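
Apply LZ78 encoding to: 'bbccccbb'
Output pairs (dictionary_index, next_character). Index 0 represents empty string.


LZ78 encoding steps:
Dictionary: {0: ''}
Step 1: w='' (idx 0), next='b' -> output (0, 'b'), add 'b' as idx 1
Step 2: w='b' (idx 1), next='c' -> output (1, 'c'), add 'bc' as idx 2
Step 3: w='' (idx 0), next='c' -> output (0, 'c'), add 'c' as idx 3
Step 4: w='c' (idx 3), next='c' -> output (3, 'c'), add 'cc' as idx 4
Step 5: w='b' (idx 1), next='b' -> output (1, 'b'), add 'bb' as idx 5


Encoded: [(0, 'b'), (1, 'c'), (0, 'c'), (3, 'c'), (1, 'b')]


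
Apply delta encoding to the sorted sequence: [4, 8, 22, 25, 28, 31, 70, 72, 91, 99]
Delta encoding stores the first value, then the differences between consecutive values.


First value: 4
Deltas:
  8 - 4 = 4
  22 - 8 = 14
  25 - 22 = 3
  28 - 25 = 3
  31 - 28 = 3
  70 - 31 = 39
  72 - 70 = 2
  91 - 72 = 19
  99 - 91 = 8


Delta encoded: [4, 4, 14, 3, 3, 3, 39, 2, 19, 8]


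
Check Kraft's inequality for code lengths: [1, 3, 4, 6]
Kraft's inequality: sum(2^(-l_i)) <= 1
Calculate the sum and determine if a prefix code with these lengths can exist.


Sum = 2^(-1) + 2^(-3) + 2^(-4) + 2^(-6)
    = 0.5 + 0.125 + 0.0625 + 0.015625
    = 45/64 = 0.703125
Since 0.703125 <= 1, Kraft's inequality IS satisfied.
A prefix code with these lengths CAN exist.

Kraft sum = 0.703125. Satisfied.


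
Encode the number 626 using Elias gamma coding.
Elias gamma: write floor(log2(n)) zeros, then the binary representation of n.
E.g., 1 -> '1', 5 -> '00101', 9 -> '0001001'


num_bits = floor(log2(626)) + 1 = 10
leading_zeros = num_bits - 1 = 9
binary(626) = 1001110010

Elias gamma(626) = '000000000' + '1001110010' = 0000000001001110010 (19 bits)


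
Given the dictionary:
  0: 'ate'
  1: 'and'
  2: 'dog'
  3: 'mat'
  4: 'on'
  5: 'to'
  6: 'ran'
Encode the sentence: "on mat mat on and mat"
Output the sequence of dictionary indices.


Look up each word in the dictionary:
  'on' -> 4
  'mat' -> 3
  'mat' -> 3
  'on' -> 4
  'and' -> 1
  'mat' -> 3

Encoded: [4, 3, 3, 4, 1, 3]


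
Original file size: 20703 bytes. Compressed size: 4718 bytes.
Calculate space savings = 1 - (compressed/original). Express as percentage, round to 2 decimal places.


ratio = compressed/original = 4718/20703 = 0.22789
savings = 1 - ratio = 1 - 0.22789 = 0.77211
as a percentage: 0.77211 * 100 = 77.21%

Space savings = 1 - 4718/20703 = 77.21%


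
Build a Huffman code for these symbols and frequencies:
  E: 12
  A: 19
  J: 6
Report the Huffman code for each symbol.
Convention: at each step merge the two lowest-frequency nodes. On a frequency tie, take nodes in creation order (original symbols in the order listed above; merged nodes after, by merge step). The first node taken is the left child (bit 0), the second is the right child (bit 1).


Huffman tree construction:
Step 1: Merge J(6) + E(12) = 18
Step 2: Merge (J+E)(18) + A(19) = 37
Read each symbol's code off the tree from the root (left child = 0, right child = 1).

Codes:
  E: 01 (length 2)
  A: 1 (length 1)
  J: 00 (length 2)
Average code length: 55/37 = 1.4865 bits/symbol


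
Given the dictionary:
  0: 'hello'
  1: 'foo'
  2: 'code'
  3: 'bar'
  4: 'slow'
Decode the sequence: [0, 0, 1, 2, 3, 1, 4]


Look up each index in the dictionary:
  0 -> 'hello'
  0 -> 'hello'
  1 -> 'foo'
  2 -> 'code'
  3 -> 'bar'
  1 -> 'foo'
  4 -> 'slow'

Decoded: "hello hello foo code bar foo slow"


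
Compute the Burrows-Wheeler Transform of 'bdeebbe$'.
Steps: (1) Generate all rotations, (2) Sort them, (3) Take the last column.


Rotations (sorted):
  0: $bdeebbe -> last char: e
  1: bbe$bdee -> last char: e
  2: bdeebbe$ -> last char: $
  3: be$bdeeb -> last char: b
  4: deebbe$b -> last char: b
  5: e$bdeebb -> last char: b
  6: ebbe$bde -> last char: e
  7: eebbe$bd -> last char: d


BWT = ee$bbbed


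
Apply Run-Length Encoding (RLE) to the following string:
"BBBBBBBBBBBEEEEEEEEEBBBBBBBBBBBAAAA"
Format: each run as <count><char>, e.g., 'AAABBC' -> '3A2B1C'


Scanning runs left to right:
  i=0: run of 'B' x 11 -> '11B'
  i=11: run of 'E' x 9 -> '9E'
  i=20: run of 'B' x 11 -> '11B'
  i=31: run of 'A' x 4 -> '4A'

RLE = 11B9E11B4A


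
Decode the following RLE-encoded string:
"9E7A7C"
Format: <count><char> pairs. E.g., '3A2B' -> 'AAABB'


Expanding each <count><char> pair:
  9E -> 'EEEEEEEEE'
  7A -> 'AAAAAAA'
  7C -> 'CCCCCCC'

Decoded = EEEEEEEEEAAAAAAACCCCCCC


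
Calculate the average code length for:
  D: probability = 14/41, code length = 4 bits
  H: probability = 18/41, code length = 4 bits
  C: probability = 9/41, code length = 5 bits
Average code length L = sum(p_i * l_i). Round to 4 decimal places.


Weighted contributions p_i * l_i:
  D: (14/41) * 4 = 56/41
  H: (18/41) * 4 = 72/41
  C: (9/41) * 5 = 45/41
Sum = (56 + 72 + 45)/41 = 173/41

L = 173/41 = 4.2195 bits/symbol


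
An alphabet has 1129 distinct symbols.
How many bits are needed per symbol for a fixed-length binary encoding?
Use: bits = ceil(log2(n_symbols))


log2(1129) = 10.1408
Bracket: 2^10 = 1024 < 1129 <= 2^11 = 2048
So ceil(log2(1129)) = 11

bits = ceil(log2(1129)) = ceil(10.1408) = 11 bits


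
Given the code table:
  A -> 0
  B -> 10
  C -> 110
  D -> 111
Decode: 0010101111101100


Decoding:
0 -> A
0 -> A
10 -> B
10 -> B
111 -> D
110 -> C
110 -> C
0 -> A


Result: AABBDCCA


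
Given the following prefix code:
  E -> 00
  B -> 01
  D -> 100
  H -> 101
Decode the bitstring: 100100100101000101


Decoding step by step:
Bits 100 -> D
Bits 100 -> D
Bits 100 -> D
Bits 101 -> H
Bits 00 -> E
Bits 01 -> B
Bits 01 -> B


Decoded message: DDDHEBB


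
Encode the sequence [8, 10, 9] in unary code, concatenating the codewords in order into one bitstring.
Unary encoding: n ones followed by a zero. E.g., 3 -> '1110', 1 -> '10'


Encode each number as n ones followed by a terminating 0:
  8 -> 111111110 (9 bits)
  10 -> 11111111110 (11 bits)
  9 -> 1111111110 (10 bits)
Total length = 9 + 11 + 10 = 30 bits.

Unary([8, 10, 9]) = 111111110111111111101111111110 (30 bits)


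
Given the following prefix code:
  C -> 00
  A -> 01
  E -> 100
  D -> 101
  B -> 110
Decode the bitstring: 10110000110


Decoding step by step:
Bits 101 -> D
Bits 100 -> E
Bits 00 -> C
Bits 110 -> B


Decoded message: DECB


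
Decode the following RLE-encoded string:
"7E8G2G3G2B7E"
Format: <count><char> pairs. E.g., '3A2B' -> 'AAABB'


Expanding each <count><char> pair:
  7E -> 'EEEEEEE'
  8G -> 'GGGGGGGG'
  2G -> 'GG'
  3G -> 'GGG'
  2B -> 'BB'
  7E -> 'EEEEEEE'

Decoded = EEEEEEEGGGGGGGGGGGGGBBEEEEEEE


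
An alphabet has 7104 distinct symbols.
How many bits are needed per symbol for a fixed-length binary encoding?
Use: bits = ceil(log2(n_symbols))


log2(7104) = 12.7944
Bracket: 2^12 = 4096 < 7104 <= 2^13 = 8192
So ceil(log2(7104)) = 13

bits = ceil(log2(7104)) = ceil(12.7944) = 13 bits


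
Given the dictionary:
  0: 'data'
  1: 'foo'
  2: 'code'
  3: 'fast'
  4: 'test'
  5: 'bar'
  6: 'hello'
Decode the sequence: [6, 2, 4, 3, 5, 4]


Look up each index in the dictionary:
  6 -> 'hello'
  2 -> 'code'
  4 -> 'test'
  3 -> 'fast'
  5 -> 'bar'
  4 -> 'test'

Decoded: "hello code test fast bar test"


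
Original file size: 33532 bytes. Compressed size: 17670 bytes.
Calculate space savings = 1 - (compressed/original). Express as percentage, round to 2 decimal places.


ratio = compressed/original = 17670/33532 = 0.526959
savings = 1 - ratio = 1 - 0.526959 = 0.473041
as a percentage: 0.473041 * 100 = 47.3%

Space savings = 1 - 17670/33532 = 47.3%


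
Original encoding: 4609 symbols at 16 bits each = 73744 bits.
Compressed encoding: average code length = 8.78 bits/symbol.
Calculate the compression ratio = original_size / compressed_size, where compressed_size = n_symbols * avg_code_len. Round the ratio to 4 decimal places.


original_size = n_symbols * orig_bits = 4609 * 16 = 73744 bits
compressed_size = n_symbols * avg_code_len = 4609 * 8.78 = 40467.02 bits
ratio = original_size / compressed_size = 73744 / 40467.02 = 1.8223

Compression ratio = 1.8223


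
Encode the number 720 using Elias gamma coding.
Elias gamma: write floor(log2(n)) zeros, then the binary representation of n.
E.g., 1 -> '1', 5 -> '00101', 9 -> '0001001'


num_bits = floor(log2(720)) + 1 = 10
leading_zeros = num_bits - 1 = 9
binary(720) = 1011010000

Elias gamma(720) = '000000000' + '1011010000' = 0000000001011010000 (19 bits)


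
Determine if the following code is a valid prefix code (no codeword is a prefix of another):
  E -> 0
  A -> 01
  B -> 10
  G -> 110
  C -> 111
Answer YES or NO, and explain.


Checking each pair (does one codeword prefix another?):
  E='0' vs A='01': prefix -- VIOLATION

NO -- this is NOT a valid prefix code. E (0) is a prefix of A (01).


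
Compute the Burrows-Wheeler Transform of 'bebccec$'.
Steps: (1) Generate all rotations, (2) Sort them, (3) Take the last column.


Rotations (sorted):
  0: $bebccec -> last char: c
  1: bccec$be -> last char: e
  2: bebccec$ -> last char: $
  3: c$bebcce -> last char: e
  4: ccec$beb -> last char: b
  5: cec$bebc -> last char: c
  6: ebccec$b -> last char: b
  7: ec$bebcc -> last char: c


BWT = ce$ebcbc


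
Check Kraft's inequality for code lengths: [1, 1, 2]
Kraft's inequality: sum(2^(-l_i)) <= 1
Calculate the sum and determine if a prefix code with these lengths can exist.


Sum = 2^(-1) + 2^(-1) + 2^(-2)
    = 0.5 + 0.5 + 0.25
    = 5/4 = 1.25
Since 1.25 > 1, Kraft's inequality is NOT satisfied.
A prefix code with these lengths CANNOT exist.

Kraft sum = 1.25. Not satisfied.


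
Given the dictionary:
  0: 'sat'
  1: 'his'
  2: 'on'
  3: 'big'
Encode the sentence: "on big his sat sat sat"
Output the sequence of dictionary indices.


Look up each word in the dictionary:
  'on' -> 2
  'big' -> 3
  'his' -> 1
  'sat' -> 0
  'sat' -> 0
  'sat' -> 0

Encoded: [2, 3, 1, 0, 0, 0]


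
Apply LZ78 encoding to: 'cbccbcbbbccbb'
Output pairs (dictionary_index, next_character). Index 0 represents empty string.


LZ78 encoding steps:
Dictionary: {0: ''}
Step 1: w='' (idx 0), next='c' -> output (0, 'c'), add 'c' as idx 1
Step 2: w='' (idx 0), next='b' -> output (0, 'b'), add 'b' as idx 2
Step 3: w='c' (idx 1), next='c' -> output (1, 'c'), add 'cc' as idx 3
Step 4: w='b' (idx 2), next='c' -> output (2, 'c'), add 'bc' as idx 4
Step 5: w='b' (idx 2), next='b' -> output (2, 'b'), add 'bb' as idx 5
Step 6: w='bc' (idx 4), next='c' -> output (4, 'c'), add 'bcc' as idx 6
Step 7: w='bb' (idx 5), end of input -> output (5, '')


Encoded: [(0, 'c'), (0, 'b'), (1, 'c'), (2, 'c'), (2, 'b'), (4, 'c'), (5, '')]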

Your goal:
Only the number is wanted: how many lines of the material above include the word "Apply"?

Answer below:
4